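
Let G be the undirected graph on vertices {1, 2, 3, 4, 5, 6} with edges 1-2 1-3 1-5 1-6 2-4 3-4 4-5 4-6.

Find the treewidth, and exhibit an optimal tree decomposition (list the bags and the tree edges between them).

Treewidth 2.
One such decomposition:
Bags: B1 = {1, 2, 4}  B2 = {1, 4, 5}  B3 = {1, 3, 4}  B4 = {1, 4, 6}
Tree: B1–B2, B2–B3, B3–B4

Each bag holds 3 vertices, so the decomposition has width 2, which upper-bounds the treewidth. The edges 1–2–4–5–1 form a cycle, so G is not a tree and its treewidth is at least 2. The upper and lower bounds meet at 2, so that is the treewidth.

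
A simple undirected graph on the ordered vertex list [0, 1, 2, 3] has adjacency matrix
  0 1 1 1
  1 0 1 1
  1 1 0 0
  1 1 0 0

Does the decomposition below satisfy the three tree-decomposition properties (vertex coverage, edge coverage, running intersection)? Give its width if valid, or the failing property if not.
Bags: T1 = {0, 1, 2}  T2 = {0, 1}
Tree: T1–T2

A tree decomposition must satisfy three properties: every vertex lies in some bag; for every edge, both endpoints lie together in some bag; and for every vertex, the bags containing it form a connected subtree. Here vertex 3 appears in no bag, so the decomposition is invalid.

No — vertex 3 appears in no bag.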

**Exercise description:**
The task calls for all the records above to be repeated exactly.

**The answer:**
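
Let G be the undirected graph on vertices {1, 2, 3, 4, 5, 6} with edges 1-2 1-3 1-5 1-6 2-4 3-4 4-5 4-6.

Find the treewidth, and exhibit an optimal tree decomposition (list the bags and the tree edges between them).

Treewidth 2.
One such decomposition:
Bags: B1 = {1, 2, 4}  B2 = {1, 4, 5}  B3 = {1, 3, 4}  B4 = {1, 4, 6}
Tree: B1–B2, B2–B3, B3–B4

Each bag holds 3 vertices, so the decomposition has width 2, which upper-bounds the treewidth. The edges 1–2–4–5–1 form a cycle, so G is not a tree and its treewidth is at least 2. The upper and lower bounds meet at 2, so that is the treewidth.

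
A simple undirected graph on the ordered vertex list [0, 1, 2, 3] has adjacency matrix
  0 1 1 1
  1 0 1 1
  1 1 0 0
  1 1 0 0

Does the decomposition below satisfy the three tree-decomposition properties (vertex coverage, edge coverage, running intersection)? Give its width if valid, or the failing property if not.
Bags: T1 = {0, 1, 2}  T2 = {0, 1}
Tree: T1–T2

A tree decomposition must satisfy three properties: every vertex lies in some bag; for every edge, both endpoints lie together in some bag; and for every vertex, the bags containing it form a connected subtree. Here vertex 3 appears in no bag, so the decomposition is invalid.

No — vertex 3 appears in no bag.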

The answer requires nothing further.